[What the task asks]
For the material below, return exactly the lines starting at the one holding "Compute FIRST(B) —" and ending at the one holding "A → a a | b a", counting both as part of the range.

[Extracted data]
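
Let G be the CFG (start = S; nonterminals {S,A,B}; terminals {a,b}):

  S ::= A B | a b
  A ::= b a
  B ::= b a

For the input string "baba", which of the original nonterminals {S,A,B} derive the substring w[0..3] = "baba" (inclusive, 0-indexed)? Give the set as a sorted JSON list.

Convert to CNF:
  S -> A B | T1 T0
  A -> T0 T1
  B -> T0 T1
  T0 -> b
  T1 -> a

CYK table (by increasing span), restricted to cells inside w[0..3]:
  cell(0,0) b: {T0}  orig:{}
  cell(1,1) a: {T1}  orig:{}
  cell(2,2) b: {T0}  orig:{}
  cell(3,3) a: {T1}  orig:{}
  cell(0,1) ba: {A,B}
  cell(1,2) ab: {S}
  cell(2,3) ba: {A,B}
  cell(0,2) bab: ∅
  cell(1,3) aba: ∅
  cell(0,3) baba: {S}

Original NTs in T[0,3] deriving "baba": ["S"]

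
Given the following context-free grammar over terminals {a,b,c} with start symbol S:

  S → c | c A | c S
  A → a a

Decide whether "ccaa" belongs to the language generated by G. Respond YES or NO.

Convert to CNF:
  S -> T1 A | T1 S | c
  A -> T0 T0
  T0 -> a
  T1 -> c

Fill CYK table bottom-up:
  [0..0]={S,T1}  "c"  orig:{S}
  [1..1]={S,T1}  "c"  orig:{S}
  [2..2]={T0}  "a"  orig:{}
  [3..3]={T0}  "a"  orig:{}
  [0..1]={S}  "cc"
  [1..2]=∅  "ca"
  [2..3]={A}  "aa"
  [0..2]=∅  "cca"
  [1..3]={S}  "caa"
  [0..3]={S}  "ccaa"

S ∈ T[0,3] ⇒ YES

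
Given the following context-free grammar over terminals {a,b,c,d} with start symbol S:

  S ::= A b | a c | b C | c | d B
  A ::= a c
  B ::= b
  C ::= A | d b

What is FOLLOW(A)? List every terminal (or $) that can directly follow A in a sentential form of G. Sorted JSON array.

Compute FIRST by fixpoint:
pass 1:
  A via A→a c: +{a}
  B via B→b: +{b}
  C via C→A: +{a}
  C via C→d b: +{d}
  S via S→A b: +{a}
  S via S→b C: +{b}
  S via S→c: +{c}
  S via S→d B: +{d}
  FIRST(S)={a,b,c,d}  FIRST(A)={a}  FIRST(B)={b}  FIRST(C)={a,d}
pass 2: (stable)
  FIRST(S)={a,b,c,d}  FIRST(A)={a}  FIRST(B)={b}  FIRST(C)={a,d}

FOLLOW sets:
seed FOLLOW(S) with $
round 1:
  S→A b: FOLLOW(A) ⊇ FIRST(b) = {b}; new: +{b}
  S→b C: FOLLOW(C) ⊇ FOLLOW(S) ⊇ {$}; new: +{$}
  S→d B: FOLLOW(B) ⊇ FOLLOW(S) ⊇ {$}; new: +{$}
  S: {$}  A: {b}  B: {$}  C: {$}
round 2:
  C→A: FOLLOW(A) ⊇ FOLLOW(C) ⊇ {$}; new: +{$}
  S: {$}  A: {$,b}  B: {$}  C: {$}
round 3: (stable)
  S: {$}  A: {$,b}  B: {$}  C: {$}

FOLLOW(A) = ["$", "b"]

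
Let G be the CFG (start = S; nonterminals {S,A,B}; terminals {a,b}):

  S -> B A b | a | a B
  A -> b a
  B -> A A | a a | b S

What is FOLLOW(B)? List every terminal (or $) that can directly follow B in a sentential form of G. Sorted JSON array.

Compute FIRST by fixpoint:
[1]
  A via A→b a: +{b}
  B via B→A A: +{b}
  B via B→a a: +{a}
  S via S→B A b: +{a,b}
  S: {a,b}  A: {b}  B: {a,b}
[2] — fixpoint
  S: {a,b}  A: {b}  B: {a,b}

Compute FOLLOW by fixpoint:
FOLLOW(S) := {$}
pass 1:
  B→A A: FOLLOW(A) ⊇ FIRST(A) = {b}; new: +{b}
  S→B A b: FOLLOW(B) ⊇ FIRST(A) = {b}; new: +{b}
  S→a B: FOLLOW(B) ⊇ FOLLOW(S) ⊇ {$}; new: +{$}
  FOLLOW(S)={$}  FOLLOW(A)={b}  FOLLOW(B)={$,b}
pass 2:
  B→A A: FOLLOW(A) ⊇ FOLLOW(B) ⊇ {$,b}; new: +{$}
  B→b S: FOLLOW(S) ⊇ FOLLOW(B) ⊇ {$,b}; new: +{b}
  FOLLOW(S)={$,b}  FOLLOW(A)={$,b}  FOLLOW(B)={$,b}
pass 3: (stable)
  FOLLOW(S)={$,b}  FOLLOW(A)={$,b}  FOLLOW(B)={$,b}

FOLLOW(B) = ["$", "b"]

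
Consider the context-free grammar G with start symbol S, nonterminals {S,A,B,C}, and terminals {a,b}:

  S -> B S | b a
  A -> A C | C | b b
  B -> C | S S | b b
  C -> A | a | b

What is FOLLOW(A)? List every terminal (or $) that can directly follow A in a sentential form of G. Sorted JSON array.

FIRST iteration:
iter 1:
  A via A→b b: +{b}
  B via B→b b: +{b}
  C via C→A: +{b}
  C via C→a: +{a}
  S via S→B S: +{b}
  FIRST(S)={b}  FIRST(A)={b}  FIRST(B)={b}  FIRST(C)={a,b}
iter 2:
  A via A→C: +{a}
  B via B→C: +{a}
  S via S→B S: +{a}
  FIRST(S)={a,b}  FIRST(A)={a,b}  FIRST(B)={a,b}  FIRST(C)={a,b}
iter 3: done
  FIRST(S)={a,b}  FIRST(A)={a,b}  FIRST(B)={a,b}  FIRST(C)={a,b}

FOLLOW iteration:
seed FOLLOW(S) with $
pass 1:
  A→A C: FOLLOW(A) ⊇ FIRST(C) = {a,b}; new: +{a,b}
  A→A C: FOLLOW(C) ⊇ FOLLOW(A) ⊇ {a,b}; new: +{a,b}
  B→S S: FOLLOW(S) ⊇ FIRST(S) = {a,b}; new: +{a,b}
  S→B S: FOLLOW(B) ⊇ FIRST(S) = {a,b}; new: +{a,b}
  FOLLOW(S)={$,a,b}  FOLLOW(A)={a,b}  FOLLOW(B)={a,b}  FOLLOW(C)={a,b}
pass 2: (no change)
  FOLLOW(S)={$,a,b}  FOLLOW(A)={a,b}  FOLLOW(B)={a,b}  FOLLOW(C)={a,b}

FOLLOW(A) = ["a", "b"]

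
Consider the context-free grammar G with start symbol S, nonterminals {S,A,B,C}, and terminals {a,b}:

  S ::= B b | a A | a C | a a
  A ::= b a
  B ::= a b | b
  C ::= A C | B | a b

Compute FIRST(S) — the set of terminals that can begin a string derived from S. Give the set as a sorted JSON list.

FIRST iteration:
pass 1:
  A via A→b a: +{b}
  B via B→a b: +{a}
  B via B→b: +{b}
  C via C→A C: +{b}
  C via C→B: +{a}
  S via S→B b: +{a,b}
  S: {a,b}  A: {b}  B: {a,b}  C: {a,b}
pass 2: — fixpoint
  S: {a,b}  A: {b}  B: {a,b}  C: {a,b}

FIRST(S) = ["a", "b"]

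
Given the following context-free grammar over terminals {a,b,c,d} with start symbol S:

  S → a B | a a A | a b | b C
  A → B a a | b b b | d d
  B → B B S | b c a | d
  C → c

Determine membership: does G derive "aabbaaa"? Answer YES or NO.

CNF form of G:
  S -> T0 B | T0 T1 | T0 X8 | T1 C
  A -> B X4 | T1 X5 | T2 T2
  B -> B X6 | T1 X7 | d
  C -> c
  T0 -> a
  T1 -> b
  T2 -> d
  T3 -> c
  X4 -> T0 T0
  X5 -> T1 T1
  X6 -> B S
  X7 -> T3 T0
  X8 -> T0 A

CYK fill:
  T[0,0] 'a' = {T0}  orig:{}
  T[1,1] 'a' = {T0}  orig:{}
  T[2,2] 'b' = {T1}  orig:{}
  T[3,3] 'b' = {T1}  orig:{}
  T[4,4] 'a' = {T0}  orig:{}
  T[5,5] 'a' = {T0}  orig:{}
  T[6,6] 'a' = {T0}  orig:{}
  T[0,1] 'aa' = {X4}  orig:{}
  T[1,2] 'ab' = {S}
  T[2,3] 'bb' = {X5}  orig:{}
  T[3,4] 'ba' = ∅
  T[4,5] 'aa' = {X4}  orig:{}
  T[5,6] 'aa' = {X4}  orig:{}
  T[0,2] 'aab' = ∅
  T[1,3] 'abb' = ∅
  T[2,4] 'bba' = ∅
  T[3,5] 'baa' = ∅
  T[4,6] 'aaa' = ∅
  T[0,3] 'aabb' = ∅
  T[1,4] 'abba' = ∅
  T[2,5] 'bbaa' = ∅
  T[3,6] 'baaa' = ∅
  T[0,4] 'aabba' = ∅
  T[1,5] 'abbaa' = ∅
  T[2,6] 'bbaaa' = ∅
  T[0,5] 'aabbaa' = ∅
  T[1,6] 'abbaaa' = ∅
  T[0,6] 'aabbaaa' = ∅

S ∉ T[0,6] ⇒ NO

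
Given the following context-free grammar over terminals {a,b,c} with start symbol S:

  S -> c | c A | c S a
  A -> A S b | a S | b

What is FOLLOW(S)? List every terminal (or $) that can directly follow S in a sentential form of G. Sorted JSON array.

FIRST sets, iterate to fixpoint:
pass 1:
  A via A→a S: +{a}
  A via A→b: +{b}
  S via S→c: +{c}
  FIRST[S]={c}  FIRST[A]={a,b}
pass 2: (stable)
  FIRST[S]={c}  FIRST[A]={a,b}

FOLLOW sets:
seed FOLLOW(S) with $
[1]
  A→A S b: FOLLOW(A) ⊇ FIRST(S) = {c}; new: +{c}
  A→A S b: FOLLOW(S) ⊇ FIRST(b) = {b}; new: +{b}
  A→a S: FOLLOW(S) ⊇ FOLLOW(A) ⊇ {c}; new: +{c}
  S→c A: FOLLOW(A) ⊇ FOLLOW(S) ⊇ {$,b,c}; new: +{$,b}
  S→c S a: FOLLOW(S) ⊇ FIRST(a) = {a}; new: +{a}
  S: {$,a,b,c}  A: {$,b,c}
[2]
  S→c A: FOLLOW(A) ⊇ FOLLOW(S) ⊇ {$,a,b,c}; new: +{a}
  S: {$,a,b,c}  A: {$,a,b,c}
[3] (stable)
  S: {$,a,b,c}  A: {$,a,b,c}

FOLLOW(S) = ["$", "a", "b", "c"]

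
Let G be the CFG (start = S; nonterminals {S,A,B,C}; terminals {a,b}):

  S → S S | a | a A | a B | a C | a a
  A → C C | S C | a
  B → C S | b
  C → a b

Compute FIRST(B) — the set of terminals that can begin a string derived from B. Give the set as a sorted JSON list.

FIRST sets, iterate to fixpoint:
[1]
  A via A→a: +{a}
  B via B→b: +{b}
  C via C→a b: +{a}
  S via S→a: +{a}
  FIRST(S)={a}  FIRST(A)={a}  FIRST(B)={b}  FIRST(C)={a}
[2]
  B via B→C S: +{a}
  FIRST(S)={a}  FIRST(A)={a}  FIRST(B)={a,b}  FIRST(C)={a}
[3] done
  FIRST(S)={a}  FIRST(A)={a}  FIRST(B)={a,b}  FIRST(C)={a}

FIRST(B) = ["a", "b"]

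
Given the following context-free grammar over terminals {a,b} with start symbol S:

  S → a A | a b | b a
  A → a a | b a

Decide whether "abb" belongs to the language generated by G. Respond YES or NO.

Convert to CNF:
  S -> T0 A | T0 T1 | T1 T0
  A -> T0 T0 | T1 T0
  T0 -> a
  T1 -> b

CYK fill:
  cell(0,0) a: {T0}  orig:{}
  cell(1,1) b: {T1}  orig:{}
  cell(2,2) b: {T1}  orig:{}
  cell(0,1) ab: {S}
  cell(1,2) bb: ∅
  cell(0,2) abb: ∅

S ∉ T[0,2] ⇒ NO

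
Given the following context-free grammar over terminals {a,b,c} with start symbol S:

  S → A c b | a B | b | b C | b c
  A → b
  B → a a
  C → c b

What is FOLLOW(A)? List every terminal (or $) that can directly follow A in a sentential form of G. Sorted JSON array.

Compute FIRST by fixpoint:
round 1:
  A via A→b: +{b}
  B via B→a a: +{a}
  C via C→c b: +{c}
  S via S→A c b: +{b}
  S via S→a B: +{a}
  FIRST(S)={a,b}  FIRST(A)={b}  FIRST(B)={a}  FIRST(C)={c}
round 2: done
  FIRST(S)={a,b}  FIRST(A)={b}  FIRST(B)={a}  FIRST(C)={c}

Compute FOLLOW by fixpoint:
initialize: $ ∈ FOLLOW(S)
round 1:
  S→A c b: FOLLOW(A) ⊇ FIRST(c) = {c}; new: +{c}
  S→a B: FOLLOW(B) ⊇ FOLLOW(S) ⊇ {$}; new: +{$}
  S→b C: FOLLOW(C) ⊇ FOLLOW(S) ⊇ {$}; new: +{$}
  S: {$}  A: {c}  B: {$}  C: {$}
round 2: — fixpoint
  S: {$}  A: {c}  B: {$}  C: {$}

FOLLOW(A) = ["c"]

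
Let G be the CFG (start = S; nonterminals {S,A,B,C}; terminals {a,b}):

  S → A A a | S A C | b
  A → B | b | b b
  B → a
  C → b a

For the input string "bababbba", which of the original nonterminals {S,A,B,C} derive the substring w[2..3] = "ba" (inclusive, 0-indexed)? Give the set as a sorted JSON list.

Convert to CNF:
  S -> A X2 | S X3 | b
  A -> T0 T0 | a | b
  B -> a
  C -> T0 T1
  T0 -> b
  T1 -> a
  X2 -> A T1
  X3 -> A C

Fill CYK table bottom-up, restricted to cells inside w[2..3]:
  T[2,2] 'b' = {A,S,T0}  orig:{A,S}
  T[3,3] 'a' = {A,B,T1}  orig:{A,B}
  T[2,3] 'ba' = {C,X2}  orig:{C}

Original NTs in T[2,3] deriving "ba": ["C"]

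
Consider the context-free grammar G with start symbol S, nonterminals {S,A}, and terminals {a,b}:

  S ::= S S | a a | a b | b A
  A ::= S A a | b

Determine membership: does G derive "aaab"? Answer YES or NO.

CNF form of G:
  S -> S S | T0 T0 | T0 T1 | T1 A
  A -> S X2 | b
  T0 -> a
  T1 -> b
  X2 -> A T0

CYK table (by increasing span):
  cell(0,0) a: {T0}  orig:{}
  cell(1,1) a: {T0}  orig:{}
  cell(2,2) a: {T0}  orig:{}
  cell(3,3) b: {A,T1}  orig:{A}
  cell(0,1) aa: {S}
  cell(1,2) aa: {S}
  cell(2,3) ab: {S}
  cell(0,2) aaa: ∅
  cell(1,3) aab: ∅
  cell(0,3) aaab: {S}

S ∈ T[0,3] ⇒ YES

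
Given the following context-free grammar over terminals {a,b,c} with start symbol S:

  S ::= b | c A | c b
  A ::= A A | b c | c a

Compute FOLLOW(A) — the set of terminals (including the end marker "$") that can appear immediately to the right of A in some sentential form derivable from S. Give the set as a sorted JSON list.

FIRST sets, iterate to fixpoint:
iter 1:
  A via A→b c: +{b}
  A via A→c a: +{c}
  S via S→b: +{b}
  S via S→c A: +{c}
  FIRST(S)={b,c}  FIRST(A)={b,c}
iter 2: (no change)
  FIRST(S)={b,c}  FIRST(A)={b,c}

FOLLOW sets:
initialize: $ ∈ FOLLOW(S)
pass 1:
  A→A A: FOLLOW(A) ⊇ FIRST(A) = {b,c}; new: +{b,c}
  S→c A: FOLLOW(A) ⊇ FOLLOW(S) ⊇ {$}; new: +{$}
  FOLLOW[S]={$}  FOLLOW[A]={$,b,c}
pass 2: (stable)
  FOLLOW[S]={$}  FOLLOW[A]={$,b,c}

FOLLOW(A) = ["$", "b", "c"]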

[Solution to this problem]
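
Compute FIRST(B) — the set of terminals that can begin a string derived from B. Give the set as a sorted JSON list.

FIRST sets, iterate to fixpoint:
[1]
  A via A→a: +{a}
  B via B→b: +{b}
  C via C→a b: +{a}
  S via S→a: +{a}
  FIRST(S)={a}  FIRST(A)={a}  FIRST(B)={b}  FIRST(C)={a}
[2]
  B via B→C S: +{a}
  FIRST(S)={a}  FIRST(A)={a}  FIRST(B)={a,b}  FIRST(C)={a}
[3] done
  FIRST(S)={a}  FIRST(A)={a}  FIRST(B)={a,b}  FIRST(C)={a}

FIRST(B) = ["a", "b"]

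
Given the following context-free grammar over terminals {a,b} with start symbol S:

  S → a A | a b | b a
  A → a a | b a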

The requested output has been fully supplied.